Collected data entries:

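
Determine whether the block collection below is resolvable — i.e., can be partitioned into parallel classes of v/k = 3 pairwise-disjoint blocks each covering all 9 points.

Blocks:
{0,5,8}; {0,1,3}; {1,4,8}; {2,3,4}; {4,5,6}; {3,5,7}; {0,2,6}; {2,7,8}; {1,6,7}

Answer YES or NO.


v = 9, block size k = 3, number of blocks = 9.
For resolvability, blocks must partition into parallel classes of size v/k = 3.
Total blocks must therefore be a multiple of 3: 9 = 3·3 + 0 ⇒ divisible ✓.
Greedy packing gives 3 candidate class(es). Each should be a full parallel class (size 3, covers all 9 points).
  Class 1 (3 blocks): {0,5,8}; {2,3,4}; {1,6,7}. Points covered: [0, 1, 2, 3, 4, 5, 6, 7, 8].
  Class 2 (3 blocks): {0,1,3}; {4,5,6}; {2,7,8}. Points covered: [0, 1, 2, 3, 4, 5, 6, 7, 8].
  Class 3 (3 blocks): {1,4,8}; {3,5,7}; {0,2,6}. Points covered: [0, 1, 2, 3, 4, 5, 6, 7, 8].
All classes full (size 3)? YES. All classes cover every point? YES.
Resolvable? YES.

YES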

What you have to do:
Retype the records in full, keeping every word as it is.

Answer space:
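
Determine whether the block collection below is resolvable — i.e., can be partitioned into parallel classes of v/k = 3 pairwise-disjoint blocks each covering all 9 points.

Blocks:
{0,5,8}; {0,1,3}; {1,4,8}; {2,3,4}; {4,5,6}; {3,5,7}; {0,2,6}; {2,7,8}; {1,6,7}

Answer YES or NO.


v = 9, block size k = 3, number of blocks = 9.
For resolvability, blocks must partition into parallel classes of size v/k = 3.
Total blocks must therefore be a multiple of 3: 9 = 3·3 + 0 ⇒ divisible ✓.
Greedy packing gives 3 candidate class(es). Each should be a full parallel class (size 3, covers all 9 points).
  Class 1 (3 blocks): {0,5,8}; {2,3,4}; {1,6,7}. Points covered: [0, 1, 2, 3, 4, 5, 6, 7, 8].
  Class 2 (3 blocks): {0,1,3}; {4,5,6}; {2,7,8}. Points covered: [0, 1, 2, 3, 4, 5, 6, 7, 8].
  Class 3 (3 blocks): {1,4,8}; {3,5,7}; {0,2,6}. Points covered: [0, 1, 2, 3, 4, 5, 6, 7, 8].
All classes full (size 3)? YES. All classes cover every point? YES.
Resolvable? YES.

YES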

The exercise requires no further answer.